=== TASK DIRECTIONS ===
The listing below must be given again in full, exactly.
*** GIVEN RECORDS ***
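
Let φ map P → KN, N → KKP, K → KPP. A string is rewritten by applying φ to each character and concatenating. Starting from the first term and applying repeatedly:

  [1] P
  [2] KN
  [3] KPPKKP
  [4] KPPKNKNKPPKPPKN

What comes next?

φ(KPPKNKNKPPKPPKN) expands symbol-by-symbol to KPP KN KN KPP KKP KPP KKP KPP KN KN KPP KN KN KPP KKP; joining the 15 pieces gives the next term.

KPPKNKNKPPKKPKPPKKPKPPKNKNKPPKNKNKPPKKP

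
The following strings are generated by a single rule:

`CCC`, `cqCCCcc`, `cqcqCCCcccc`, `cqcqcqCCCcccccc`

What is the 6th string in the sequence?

cqcqcqcqcqCCCcccccccccc

Every step adds cq to the front and cc to the end of the previous string.
From cqcqcqCCCcccccc, 2 further steps: cqcqcqCCCcccccc → cqcqcqcqCCCcccccccc → (answer).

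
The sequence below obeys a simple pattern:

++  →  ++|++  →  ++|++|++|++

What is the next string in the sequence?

++|++|++|++|++|++|++|++

s(k+1) = s(k)·|·s(k) — each term doubles the last with '|' between the halves.
So the next term is two copies of ++|++|++|++ with '|' between the halves.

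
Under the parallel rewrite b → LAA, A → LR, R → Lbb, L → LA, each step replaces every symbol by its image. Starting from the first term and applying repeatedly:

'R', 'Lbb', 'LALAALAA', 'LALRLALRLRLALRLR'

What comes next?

LALRLALbbLALRLALbbLALbbLALRLALbbLALbb

Applying the rule to each of the 16 symbols of LALRLALRLRLALRLR gives the pieces LA LR LA Lbb LA LR LA Lbb LA Lbb LA LR LA Lbb LA Lbb, which concatenate to the answer.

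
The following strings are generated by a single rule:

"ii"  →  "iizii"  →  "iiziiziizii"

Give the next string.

iiziiziiziiziiziiziizii

Every step duplicates the string with 'z' between the halves.
So the next term is two copies of iiziiziizii with 'z' between the halves.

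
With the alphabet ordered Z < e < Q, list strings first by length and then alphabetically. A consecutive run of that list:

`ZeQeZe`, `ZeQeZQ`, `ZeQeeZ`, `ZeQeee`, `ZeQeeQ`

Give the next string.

ZeQeQZ

Treat ZeQeeQ as a base-3 numeral over the given alphabet and add one, carrying through any trailing Q's.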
***
=== WRITTEN RESPONSE ===
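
Let φ map P → KN, N → KKP, K → KPP. A string is rewritten by applying φ to each character and concatenating. Starting from the first term and applying repeatedly:

  [1] P
  [2] KN
  [3] KPPKKP
  [4] KPPKNKNKPPKPPKN

What comes next?

φ(KPPKNKNKPPKPPKN) expands symbol-by-symbol to KPP KN KN KPP KKP KPP KKP KPP KN KN KPP KN KN KPP KKP; joining the 15 pieces gives the next term.

KPPKNKNKPPKKPKPPKKPKPPKNKNKPPKNKNKPPKKP

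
The following strings are generated by a single rule:

`CCC`, `cqCCCcc`, `cqcqCCCcccc`, `cqcqcqCCCcccccc`

What is the 6th string in the sequence?

cqcqcqcqcqCCCcccccccccc

Every step adds cq to the front and cc to the end of the previous string.
From cqcqcqCCCcccccc, 2 further steps: cqcqcqCCCcccccc → cqcqcqcqCCCcccccccc → (answer).

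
The sequence below obeys a simple pattern:

++  →  ++|++  →  ++|++|++|++

What is the next string in the sequence?

++|++|++|++|++|++|++|++

s(k+1) = s(k)·|·s(k) — each term doubles the last with '|' between the halves.
So the next term is two copies of ++|++|++|++ with '|' between the halves.

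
Under the parallel rewrite b → LAA, A → LR, R → Lbb, L → LA, each step replaces every symbol by its image. Starting from the first term and applying repeatedly:

'R', 'Lbb', 'LALAALAA', 'LALRLALRLRLALRLR'

What comes next?

LALRLALbbLALRLALbbLALbbLALRLALbbLALbb

Applying the rule to each of the 16 symbols of LALRLALRLRLALRLR gives the pieces LA LR LA Lbb LA LR LA Lbb LA Lbb LA LR LA Lbb LA Lbb, which concatenate to the answer.

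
The following strings are generated by a single rule:

"ii"  →  "iizii"  →  "iiziiziizii"

Give the next string.

iiziiziiziiziiziiziizii

Every step duplicates the string with 'z' between the halves.
So the next term is two copies of iiziiziizii with 'z' between the halves.

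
With the alphabet ordered Z < e < Q, list strings first by length and then alphabetically. A consecutive run of that list:

`ZeQeZe`, `ZeQeZQ`, `ZeQeeZ`, `ZeQeee`, `ZeQeeQ`

Give the next string.

ZeQeQZ

Treat ZeQeeQ as a base-3 numeral over the given alphabet and add one, carrying through any trailing Q's.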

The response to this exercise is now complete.